• TASK ITEM: Go through the data from its first line and retype each line, stopping once the line containing "Maximize W = 3s + 6t" has been retyped.

• PROVIDED ENTRIES:
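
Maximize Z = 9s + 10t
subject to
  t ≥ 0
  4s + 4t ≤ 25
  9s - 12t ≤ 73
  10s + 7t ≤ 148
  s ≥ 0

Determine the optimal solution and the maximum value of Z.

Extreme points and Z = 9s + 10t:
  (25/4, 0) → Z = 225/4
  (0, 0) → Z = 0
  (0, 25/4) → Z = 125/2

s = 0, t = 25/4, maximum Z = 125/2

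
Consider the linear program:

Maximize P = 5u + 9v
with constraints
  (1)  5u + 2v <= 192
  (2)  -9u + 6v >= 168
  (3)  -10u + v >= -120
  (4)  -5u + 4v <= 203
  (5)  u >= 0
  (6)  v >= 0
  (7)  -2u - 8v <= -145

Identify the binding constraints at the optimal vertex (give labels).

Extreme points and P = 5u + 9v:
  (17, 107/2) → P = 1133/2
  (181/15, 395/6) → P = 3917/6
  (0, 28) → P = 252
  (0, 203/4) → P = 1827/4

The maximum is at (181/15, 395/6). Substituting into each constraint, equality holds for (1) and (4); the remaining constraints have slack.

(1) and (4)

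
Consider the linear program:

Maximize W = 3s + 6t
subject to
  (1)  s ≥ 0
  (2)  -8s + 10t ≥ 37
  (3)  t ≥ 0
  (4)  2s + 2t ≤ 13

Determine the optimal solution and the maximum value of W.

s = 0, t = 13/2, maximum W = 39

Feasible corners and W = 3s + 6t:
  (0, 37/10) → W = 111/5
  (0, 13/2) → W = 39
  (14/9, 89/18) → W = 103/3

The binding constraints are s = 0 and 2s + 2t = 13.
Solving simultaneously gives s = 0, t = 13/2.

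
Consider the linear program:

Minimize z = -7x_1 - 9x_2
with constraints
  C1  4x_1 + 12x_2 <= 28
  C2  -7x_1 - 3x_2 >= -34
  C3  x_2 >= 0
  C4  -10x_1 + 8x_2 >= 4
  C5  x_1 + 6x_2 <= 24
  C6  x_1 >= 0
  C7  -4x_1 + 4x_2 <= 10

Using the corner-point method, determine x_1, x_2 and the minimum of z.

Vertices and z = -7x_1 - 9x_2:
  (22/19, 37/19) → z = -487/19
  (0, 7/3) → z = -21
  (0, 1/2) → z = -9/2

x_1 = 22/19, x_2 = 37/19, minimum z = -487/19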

• WRITTEN REPLY:
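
Maximize Z = 9s + 10t
subject to
  t ≥ 0
  4s + 4t ≤ 25
  9s - 12t ≤ 73
  10s + 7t ≤ 148
  s ≥ 0

Determine the optimal solution and the maximum value of Z.

Extreme points and Z = 9s + 10t:
  (25/4, 0) → Z = 225/4
  (0, 0) → Z = 0
  (0, 25/4) → Z = 125/2

s = 0, t = 25/4, maximum Z = 125/2

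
Consider the linear program:

Maximize P = 5u + 9v
with constraints
  (1)  5u + 2v <= 192
  (2)  -9u + 6v >= 168
  (3)  -10u + v >= -120
  (4)  -5u + 4v <= 203
  (5)  u >= 0
  (6)  v >= 0
  (7)  -2u - 8v <= -145

Identify the binding constraints at the optimal vertex (give labels).

Extreme points and P = 5u + 9v:
  (17, 107/2) → P = 1133/2
  (181/15, 395/6) → P = 3917/6
  (0, 28) → P = 252
  (0, 203/4) → P = 1827/4

The maximum is at (181/15, 395/6). Substituting into each constraint, equality holds for (1) and (4); the remaining constraints have slack.

(1) and (4)

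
Consider the linear program:

Maximize W = 3s + 6t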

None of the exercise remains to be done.